* EXERCISE OBJECTIVE: In the records that follow, the lines from the one containing "acceptors does it have?" to the one containing "BrC1CC(CC)CC(O)CC1", inclusive, are to be given again exactly.
[RECORDS FOR THE EXERCISE — start]
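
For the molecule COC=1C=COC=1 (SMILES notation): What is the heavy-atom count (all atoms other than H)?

Every atom symbol written in the SMILES (organic subset) is one heavy atom; implicit H are not written.
Heavy atoms by element → C:5, O:2.
Total: 7.

7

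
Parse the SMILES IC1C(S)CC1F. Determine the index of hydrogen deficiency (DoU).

Molecular formula: C4H6FIS.
DoU = (2C + 2 + N − H − X) / 2, where X is the halogen count and O/S are ignored.
    = (2·4 + 2 + 0 − 6 − 2) / 2 = 2 / 2 = 1.

1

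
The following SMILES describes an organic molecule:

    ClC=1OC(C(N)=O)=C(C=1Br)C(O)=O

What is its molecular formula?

C6H3BrClNO4

Walk through each heavy atom and fill implicit hydrogens from standard valence (C 4, N 3, O 2, S 2, halogen 1):
  atom 1: Cl (halogen, monovalent) → 0 H
  atom 2: C, bond orders sum to 4 (valence 4) → 0 H
  atom 3: O, bond orders sum to 2 (valence 2) → 0 H
  atom 4: C, bond orders sum to 4 (valence 4) → 0 H
  atom 5: C, bond orders sum to 4 (valence 4) → 0 H
  atom 6: N, bond orders sum to 1 (valence 3) → 2 H
  atom 7: O, bond orders sum to 2 (valence 2) → 0 H
  atom 8: C, bond orders sum to 4 (valence 4) → 0 H
  atom 9: C, bond orders sum to 4 (valence 4) → 0 H
  atom 10: Br (halogen, monovalent) → 0 H
  atom 11: C, bond orders sum to 4 (valence 4) → 0 H
  atom 12: O, bond orders sum to 1 (valence 2) → 1 H
  atom 13: O, bond orders sum to 2 (valence 2) → 0 H
Totals → C:6, H:3, Br:1, Cl:1, N:1, O:4.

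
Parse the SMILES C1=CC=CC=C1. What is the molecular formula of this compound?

Walk through each heavy atom and fill implicit hydrogens from standard valence (C 4, N 3, O 2, S 2, halogen 1):
  atom 1: C, bond orders sum to 3 (valence 4) → 1 H
  atom 2: C, bond orders sum to 3 (valence 4) → 1 H
  atom 3: C, bond orders sum to 3 (valence 4) → 1 H
  atom 4: C, bond orders sum to 3 (valence 4) → 1 H
  atom 5: C, bond orders sum to 3 (valence 4) → 1 H
  atom 6: C, bond orders sum to 3 (valence 4) → 1 H
Totals → C:6, H:6.
In Hill order: C6H6.

C6H6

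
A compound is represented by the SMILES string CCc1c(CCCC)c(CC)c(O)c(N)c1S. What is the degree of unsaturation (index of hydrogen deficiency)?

Molecular formula: C14H23NOS.
DoU = (2C + 2 + N − H − X) / 2, where X is the halogen count and O/S are ignored.
    = (2·14 + 2 + 1 − 23 − 0) / 2 = 8 / 2 = 4.

4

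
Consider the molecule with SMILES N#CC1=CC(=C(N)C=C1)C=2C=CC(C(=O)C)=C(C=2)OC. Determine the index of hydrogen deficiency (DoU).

11

Molecular formula: C16H14N2O2.
DoU = (2C + 2 + N − H − X) / 2, where X is the halogen count and O/S are ignored.
    = (2·16 + 2 + 2 − 14 − 0) / 2 = 22 / 2 = 11.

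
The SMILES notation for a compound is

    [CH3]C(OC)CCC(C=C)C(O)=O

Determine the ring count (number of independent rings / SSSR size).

0

In SMILES, each pair of matching ring-closure digits denotes one ring-closing bond; the number of such bonds equals the number of independent rings.
Ring-closure bonds here: 0.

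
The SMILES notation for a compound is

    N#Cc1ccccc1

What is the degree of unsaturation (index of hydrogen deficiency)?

Molecular formula: C7H5N.
DoU = (2C + 2 + N − H − X) / 2, where X is the halogen count and O/S are ignored.
    = (2·7 + 2 + 1 − 5 − 0) / 2 = 12 / 2 = 6.

6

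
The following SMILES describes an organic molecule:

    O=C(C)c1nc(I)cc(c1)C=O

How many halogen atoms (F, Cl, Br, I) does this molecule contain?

1

Halogen atoms appear at heavy-atom position 7 (1×I).
Other groups present: 1 aldehyde, 1 ketone.
Halogen count: 1.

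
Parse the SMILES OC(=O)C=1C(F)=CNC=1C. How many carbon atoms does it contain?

6

Count every carbon token in the SMILES (each C, including those in ring-closure positions and inside branches).
Carbon count: 6.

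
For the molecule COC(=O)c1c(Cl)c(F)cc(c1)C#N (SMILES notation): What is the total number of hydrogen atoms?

5

Walk through each heavy atom and fill implicit hydrogens from standard valence (C 4, N 3, O 2, S 2, halogen 1); for lowercase aromatic atoms, an aromatic c carries 1 H when it has two neighbours and 0 H with three, and aromatic n carries 0 H:
  atom 1: C, bond orders sum to 1 (valence 4) → 3 H
  atom 2: O, bond orders sum to 2 (valence 2) → 0 H
  atom 3: C, bond orders sum to 4 (valence 4) → 0 H
  atom 4: O, bond orders sum to 2 (valence 2) → 0 H
  atom 5: aromatic c, 3 neighbours → 0 H
  atom 6: aromatic c, 3 neighbours → 0 H
  atom 7: Cl (halogen, monovalent) → 0 H
  atom 8: aromatic c, 3 neighbours → 0 H
  atom 9: F (halogen, monovalent) → 0 H
  atom 10: aromatic c, 2 neighbours → 1 H
  atom 11: aromatic c, 3 neighbours → 0 H
  atom 12: aromatic c, 2 neighbours → 1 H
  atom 13: C, bond orders sum to 4 (valence 4) → 0 H
  atom 14: N, bond orders sum to 3 (valence 3) → 0 H
Total hydrogens: 5.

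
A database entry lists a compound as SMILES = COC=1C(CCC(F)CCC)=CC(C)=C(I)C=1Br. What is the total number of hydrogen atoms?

19

Walk through each heavy atom and fill implicit hydrogens from standard valence (C 4, N 3, O 2, S 2, halogen 1):
  atom 1: C, bond orders sum to 1 (valence 4) → 3 H
  atom 2: O, bond orders sum to 2 (valence 2) → 0 H
  atom 3: C, bond orders sum to 4 (valence 4) → 0 H
  atom 4: C, bond orders sum to 4 (valence 4) → 0 H
  atom 5: C, bond orders sum to 2 (valence 4) → 2 H
  atom 6: C, bond orders sum to 2 (valence 4) → 2 H
  atom 7: C, bond orders sum to 3 (valence 4) → 1 H
  atom 8: F (halogen, monovalent) → 0 H
  atom 9: C, bond orders sum to 2 (valence 4) → 2 H
  atom 10: C, bond orders sum to 2 (valence 4) → 2 H
  atom 11: C, bond orders sum to 1 (valence 4) → 3 H
  atom 12: C, bond orders sum to 3 (valence 4) → 1 H
  atom 13: C, bond orders sum to 4 (valence 4) → 0 H
  atom 14: C, bond orders sum to 1 (valence 4) → 3 H
  atom 15: C, bond orders sum to 4 (valence 4) → 0 H
  atom 16: I (halogen, monovalent) → 0 H
  atom 17: C, bond orders sum to 4 (valence 4) → 0 H
  atom 18: Br (halogen, monovalent) → 0 H
Total hydrogens: 19.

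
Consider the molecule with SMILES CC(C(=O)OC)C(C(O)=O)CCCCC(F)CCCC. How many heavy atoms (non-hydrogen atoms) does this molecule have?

20

Every atom symbol written in the SMILES (organic subset) is one heavy atom; implicit H are not written.
Heavy atoms by element → C:15, F:1, O:4.
Total: 20.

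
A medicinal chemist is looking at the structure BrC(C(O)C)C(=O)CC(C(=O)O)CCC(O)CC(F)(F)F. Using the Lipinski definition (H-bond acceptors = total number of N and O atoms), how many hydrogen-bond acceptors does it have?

5

N atoms: 0; O atoms: 5.
Lipinski HBA = 0 + 5 = 5.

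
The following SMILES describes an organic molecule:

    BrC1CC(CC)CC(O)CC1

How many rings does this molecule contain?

In SMILES, each pair of matching ring-closure digits denotes one ring-closing bond; the number of such bonds equals the number of independent rings.
Ring-closure bonds here: 1.

1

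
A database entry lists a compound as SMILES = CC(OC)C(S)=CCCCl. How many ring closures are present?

In SMILES, each pair of matching ring-closure digits denotes one ring-closing bond; the number of such bonds equals the number of independent rings.
Ring-closure bonds here: 0.

0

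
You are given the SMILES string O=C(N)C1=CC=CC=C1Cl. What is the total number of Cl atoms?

1

Scan the SMILES for Cl atoms (remember two-letter symbols like Cl and Br are single atoms).
Chlorine count: 1.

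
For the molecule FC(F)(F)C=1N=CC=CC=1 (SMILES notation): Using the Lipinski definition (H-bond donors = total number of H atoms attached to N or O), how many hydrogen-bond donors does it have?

0

Donors: find every N or O and count the H atoms it carries.
  atom 6 (N): bond orders sum to 3 → 0 H
Lipinski HBD = 0.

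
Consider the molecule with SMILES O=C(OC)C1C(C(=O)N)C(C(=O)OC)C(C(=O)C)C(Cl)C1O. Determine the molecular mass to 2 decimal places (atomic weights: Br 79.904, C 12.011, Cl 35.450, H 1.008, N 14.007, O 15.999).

335.74 g/mol

First, the molecular formula is C13H18ClNO7 (counting implicit H from valence).
  C: 13 × 12.011 = 156.143
  Cl: 1 × 35.450 = 35.450
  H: 18 × 1.008 = 18.144
  N: 1 × 14.007 = 14.007
  O: 7 × 15.999 = 111.993
Sum: 13×12.011 + 1×35.450 + 18×1.008 + 1×14.007 + 7×15.999 = 335.737 → 335.74 g/mol.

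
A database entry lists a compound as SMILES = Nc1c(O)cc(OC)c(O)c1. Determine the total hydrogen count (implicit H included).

Walk through each heavy atom and fill implicit hydrogens from standard valence (C 4, N 3, O 2, S 2, halogen 1); for lowercase aromatic atoms, an aromatic c carries 1 H when it has two neighbours and 0 H with three, and aromatic n carries 0 H:
  atom 1: N, bond orders sum to 1 (valence 3) → 2 H
  atom 2: aromatic c, 3 neighbours → 0 H
  atom 3: aromatic c, 3 neighbours → 0 H
  atom 4: O, bond orders sum to 1 (valence 2) → 1 H
  atom 5: aromatic c, 2 neighbours → 1 H
  atom 6: aromatic c, 3 neighbours → 0 H
  atom 7: O, bond orders sum to 2 (valence 2) → 0 H
  atom 8: C, bond orders sum to 1 (valence 4) → 3 H
  atom 9: aromatic c, 3 neighbours → 0 H
  atom 10: O, bond orders sum to 1 (valence 2) → 1 H
  atom 11: aromatic c, 2 neighbours → 1 H
Total hydrogens: 9.

9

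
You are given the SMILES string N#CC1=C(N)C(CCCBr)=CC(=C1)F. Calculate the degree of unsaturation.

6

Molecular formula: C10H10BrFN2.
DoU = (2C + 2 + N − H − X) / 2, where X is the halogen count and O/S are ignored.
    = (2·10 + 2 + 2 − 10 − 2) / 2 = 12 / 2 = 6.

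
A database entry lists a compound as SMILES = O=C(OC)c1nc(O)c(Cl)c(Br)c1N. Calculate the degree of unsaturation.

5

Molecular formula: C7H6BrClN2O3.
DoU = (2C + 2 + N − H − X) / 2, where X is the halogen count and O/S are ignored.
    = (2·7 + 2 + 2 − 6 − 2) / 2 = 10 / 2 = 5.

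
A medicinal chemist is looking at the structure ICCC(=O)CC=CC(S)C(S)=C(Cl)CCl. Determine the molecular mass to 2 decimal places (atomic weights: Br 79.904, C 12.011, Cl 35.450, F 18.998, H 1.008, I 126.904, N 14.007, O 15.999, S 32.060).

First, the molecular formula is C10H13Cl2IOS2 (counting implicit H from valence).
  C: 10 × 12.011 = 120.110
  Cl: 2 × 35.450 = 70.900
  H: 13 × 1.008 = 13.104
  I: 1 × 126.904 = 126.904
  O: 1 × 15.999 = 15.999
  S: 2 × 32.060 = 64.120
Sum: 10×12.011 + 2×35.450 + 13×1.008 + 1×126.904 + 1×15.999 + 2×32.060 = 411.137 → 411.14 g/mol.

411.14 g/mol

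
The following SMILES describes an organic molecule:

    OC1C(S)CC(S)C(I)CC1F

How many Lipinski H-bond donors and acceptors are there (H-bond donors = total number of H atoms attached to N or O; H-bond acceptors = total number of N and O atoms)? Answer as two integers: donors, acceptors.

1, 1

Donors: find every N or O and count the H atoms it carries.
  atom 1 (O): bond orders sum to 1 → 1 H
Lipinski HBD = 1.
Acceptors: N atoms = 0, O atoms = 1 → HBA = 1.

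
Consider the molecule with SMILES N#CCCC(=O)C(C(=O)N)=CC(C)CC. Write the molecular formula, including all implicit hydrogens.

Walk through each heavy atom and fill implicit hydrogens from standard valence (C 4, N 3, O 2, S 2, halogen 1):
  atom 1: N, bond orders sum to 3 (valence 3) → 0 H
  atom 2: C, bond orders sum to 4 (valence 4) → 0 H
  atom 3: C, bond orders sum to 2 (valence 4) → 2 H
  atom 4: C, bond orders sum to 2 (valence 4) → 2 H
  atom 5: C, bond orders sum to 4 (valence 4) → 0 H
  atom 6: O, bond orders sum to 2 (valence 2) → 0 H
  atom 7: C, bond orders sum to 4 (valence 4) → 0 H
  atom 8: C, bond orders sum to 4 (valence 4) → 0 H
  atom 9: O, bond orders sum to 2 (valence 2) → 0 H
  atom 10: N, bond orders sum to 1 (valence 3) → 2 H
  atom 11: C, bond orders sum to 3 (valence 4) → 1 H
  atom 12: C, bond orders sum to 3 (valence 4) → 1 H
  atom 13: C, bond orders sum to 1 (valence 4) → 3 H
  atom 14: C, bond orders sum to 2 (valence 4) → 2 H
  atom 15: C, bond orders sum to 1 (valence 4) → 3 H
Totals → C:11, H:16, N:2, O:2.
In Hill order: C11H16N2O2.

C11H16N2O2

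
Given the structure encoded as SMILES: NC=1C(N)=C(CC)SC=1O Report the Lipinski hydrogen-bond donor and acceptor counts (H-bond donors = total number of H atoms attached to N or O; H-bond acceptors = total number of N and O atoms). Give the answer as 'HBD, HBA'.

5, 3

Donors: find every N or O and count the H atoms it carries.
  atom 1 (N): bond orders sum to 1 → 2 H
  atom 4 (N): bond orders sum to 1 → 2 H
  atom 10 (O): bond orders sum to 1 → 1 H
Lipinski HBD = 5.
Acceptors: N atoms = 2, O atoms = 1 → HBA = 3.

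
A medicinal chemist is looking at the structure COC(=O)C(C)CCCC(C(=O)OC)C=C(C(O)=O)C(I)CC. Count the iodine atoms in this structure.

Scan the SMILES for I atoms (remember two-letter symbols like Cl and Br are single atoms).
Iodine count: 1.

1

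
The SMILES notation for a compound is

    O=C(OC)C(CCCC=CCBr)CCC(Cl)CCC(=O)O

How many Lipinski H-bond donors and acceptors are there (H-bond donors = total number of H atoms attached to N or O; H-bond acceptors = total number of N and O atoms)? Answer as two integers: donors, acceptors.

Donors: find every N or O and count the H atoms it carries.
  atom 1 (O): bond orders sum to 2 → 0 H
  atom 3 (O): bond orders sum to 2 → 0 H
  atom 20 (O): bond orders sum to 2 → 0 H
  atom 21 (O): bond orders sum to 1 → 1 H
Lipinski HBD = 1.
Acceptors: N atoms = 0, O atoms = 4 → HBA = 4.

1, 4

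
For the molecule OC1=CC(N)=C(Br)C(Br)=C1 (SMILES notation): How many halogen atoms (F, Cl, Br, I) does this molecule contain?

Halogen atoms appear at heavy-atom positions 7, 9 (2×Br).
Other groups present: 1 hydroxyl, 1 primary amine.
Halogen count: 2.

2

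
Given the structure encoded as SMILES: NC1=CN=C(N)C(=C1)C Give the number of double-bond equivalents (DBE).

Degree of unsaturation = (number of rings) + (number of π bonds).
Ring closures in the SMILES: 1.
π bonds: 3 double bonds (each 1 DoU) → 3 DoU from unsaturation.
Total DoU = 1 + 3 = 4.

4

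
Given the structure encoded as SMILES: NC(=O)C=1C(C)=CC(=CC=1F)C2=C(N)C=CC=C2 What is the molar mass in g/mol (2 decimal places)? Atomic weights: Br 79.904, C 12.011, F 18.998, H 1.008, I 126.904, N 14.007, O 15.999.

First, the molecular formula is C14H13FN2O (counting implicit H from valence).
  C: 14 × 12.011 = 168.154
  F: 1 × 18.998 = 18.998
  H: 13 × 1.008 = 13.104
  N: 2 × 14.007 = 28.014
  O: 1 × 15.999 = 15.999
Sum: 14×12.011 + 1×18.998 + 13×1.008 + 2×14.007 + 1×15.999 = 244.269 → 244.27 g/mol.

244.27 g/mol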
[RECORDS FOR THE EXERCISE — finish]
* RESULT FOR THIS EXERCISE:
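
A medicinal chemist is looking at the structure BrC(C(O)C)C(=O)CC(C(=O)O)CCC(O)CC(F)(F)F. Using the Lipinski definition (H-bond acceptors = total number of N and O atoms), how many hydrogen-bond acceptors does it have?

5

N atoms: 0; O atoms: 5.
Lipinski HBA = 0 + 5 = 5.

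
The following SMILES describes an organic molecule:

    BrC1CC(CC)CC(O)CC1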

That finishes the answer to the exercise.